[Stored data entries]
◆ ◆ ◆ ◆ ◆ ◆ ◆

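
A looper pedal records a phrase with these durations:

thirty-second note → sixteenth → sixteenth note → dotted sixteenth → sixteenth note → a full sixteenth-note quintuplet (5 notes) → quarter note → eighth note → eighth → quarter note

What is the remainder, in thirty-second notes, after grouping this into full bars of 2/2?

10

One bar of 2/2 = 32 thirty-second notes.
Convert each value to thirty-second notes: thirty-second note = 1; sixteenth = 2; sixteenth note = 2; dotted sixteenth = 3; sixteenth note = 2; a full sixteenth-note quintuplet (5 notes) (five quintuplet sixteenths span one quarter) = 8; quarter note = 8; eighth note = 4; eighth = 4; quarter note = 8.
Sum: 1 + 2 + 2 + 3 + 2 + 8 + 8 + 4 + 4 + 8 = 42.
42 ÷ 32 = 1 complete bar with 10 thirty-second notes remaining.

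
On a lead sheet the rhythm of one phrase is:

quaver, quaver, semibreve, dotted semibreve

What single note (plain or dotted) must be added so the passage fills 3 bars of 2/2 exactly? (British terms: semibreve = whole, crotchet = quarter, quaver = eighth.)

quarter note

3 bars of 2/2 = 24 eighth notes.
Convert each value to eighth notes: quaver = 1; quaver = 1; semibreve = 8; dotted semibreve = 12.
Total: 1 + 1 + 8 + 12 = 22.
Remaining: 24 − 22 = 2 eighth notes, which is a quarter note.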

◆ ◆ ◆ ◆ ◆ ◆ ◆

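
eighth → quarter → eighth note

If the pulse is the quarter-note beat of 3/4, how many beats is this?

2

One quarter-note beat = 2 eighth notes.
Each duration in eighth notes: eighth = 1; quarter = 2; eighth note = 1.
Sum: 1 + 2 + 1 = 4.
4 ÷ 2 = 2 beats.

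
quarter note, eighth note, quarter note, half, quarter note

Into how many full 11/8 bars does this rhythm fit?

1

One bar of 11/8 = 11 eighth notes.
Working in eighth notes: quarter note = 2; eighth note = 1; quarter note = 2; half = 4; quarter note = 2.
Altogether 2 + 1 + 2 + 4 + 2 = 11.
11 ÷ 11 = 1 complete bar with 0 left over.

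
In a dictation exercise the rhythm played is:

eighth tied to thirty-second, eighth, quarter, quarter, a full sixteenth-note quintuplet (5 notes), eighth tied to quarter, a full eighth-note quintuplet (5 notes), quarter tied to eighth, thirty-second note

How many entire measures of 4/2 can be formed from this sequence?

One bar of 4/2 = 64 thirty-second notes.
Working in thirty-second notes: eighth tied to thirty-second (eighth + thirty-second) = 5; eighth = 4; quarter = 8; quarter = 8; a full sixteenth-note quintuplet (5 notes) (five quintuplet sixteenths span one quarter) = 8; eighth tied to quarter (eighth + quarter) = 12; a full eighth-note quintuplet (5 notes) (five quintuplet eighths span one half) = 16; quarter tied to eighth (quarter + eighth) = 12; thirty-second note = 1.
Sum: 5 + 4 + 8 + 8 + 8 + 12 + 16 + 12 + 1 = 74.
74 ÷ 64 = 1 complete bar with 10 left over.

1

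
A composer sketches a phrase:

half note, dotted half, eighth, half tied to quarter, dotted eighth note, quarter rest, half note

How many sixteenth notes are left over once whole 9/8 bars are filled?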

◆ ◆ ◆ ◆ ◆ ◆ ◆

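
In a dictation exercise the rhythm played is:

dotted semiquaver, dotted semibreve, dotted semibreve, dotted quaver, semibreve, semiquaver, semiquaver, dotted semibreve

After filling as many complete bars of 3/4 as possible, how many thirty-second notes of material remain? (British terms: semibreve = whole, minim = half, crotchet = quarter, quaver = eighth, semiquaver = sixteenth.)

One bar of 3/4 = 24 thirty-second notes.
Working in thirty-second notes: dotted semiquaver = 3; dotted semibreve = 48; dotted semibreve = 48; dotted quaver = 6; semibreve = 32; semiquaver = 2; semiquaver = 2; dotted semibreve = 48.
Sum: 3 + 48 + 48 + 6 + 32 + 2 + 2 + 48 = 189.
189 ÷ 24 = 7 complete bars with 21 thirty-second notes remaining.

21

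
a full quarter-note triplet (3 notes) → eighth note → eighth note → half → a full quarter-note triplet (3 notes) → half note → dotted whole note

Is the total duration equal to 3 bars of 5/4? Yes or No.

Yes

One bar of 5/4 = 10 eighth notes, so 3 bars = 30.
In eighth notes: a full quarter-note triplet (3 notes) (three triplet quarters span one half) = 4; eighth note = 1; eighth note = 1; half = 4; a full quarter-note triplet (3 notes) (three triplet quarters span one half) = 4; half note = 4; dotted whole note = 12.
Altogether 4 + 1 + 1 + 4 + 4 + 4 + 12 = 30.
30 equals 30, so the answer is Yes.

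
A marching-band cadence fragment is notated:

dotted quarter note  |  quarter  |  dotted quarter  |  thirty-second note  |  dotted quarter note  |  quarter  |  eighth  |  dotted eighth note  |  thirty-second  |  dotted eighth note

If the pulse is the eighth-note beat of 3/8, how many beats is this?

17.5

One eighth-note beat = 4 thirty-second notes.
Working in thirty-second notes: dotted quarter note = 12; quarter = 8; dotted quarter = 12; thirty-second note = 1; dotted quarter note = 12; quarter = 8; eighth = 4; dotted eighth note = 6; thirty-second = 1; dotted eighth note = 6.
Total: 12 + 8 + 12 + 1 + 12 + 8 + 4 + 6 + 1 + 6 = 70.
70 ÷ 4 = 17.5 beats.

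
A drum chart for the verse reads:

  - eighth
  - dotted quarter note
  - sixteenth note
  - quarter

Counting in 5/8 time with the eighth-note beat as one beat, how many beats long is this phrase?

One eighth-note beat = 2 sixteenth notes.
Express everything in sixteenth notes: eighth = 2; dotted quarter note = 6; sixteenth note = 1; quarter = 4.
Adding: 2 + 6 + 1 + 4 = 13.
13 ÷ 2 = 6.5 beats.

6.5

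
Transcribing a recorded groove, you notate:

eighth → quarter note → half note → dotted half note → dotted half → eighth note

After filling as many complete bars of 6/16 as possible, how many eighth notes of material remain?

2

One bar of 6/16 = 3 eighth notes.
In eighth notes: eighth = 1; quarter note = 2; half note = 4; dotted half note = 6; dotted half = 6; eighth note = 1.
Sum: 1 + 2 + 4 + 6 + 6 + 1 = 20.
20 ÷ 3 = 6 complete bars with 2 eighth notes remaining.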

◆ ◆ ◆ ◆ ◆ ◆ ◆

• **Try it**
Retype exactly the lines of the data above that fall between the line with "A composer sketches" and the line with "How many sixteenth", inclusive, and add nothing.

• **Task answer**
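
A composer sketches a phrase:

half note, dotted half, eighth, half tied to quarter, dotted eighth note, quarter rest, half note

How many sixteenth notes are left over once whole 9/8 bars are filled?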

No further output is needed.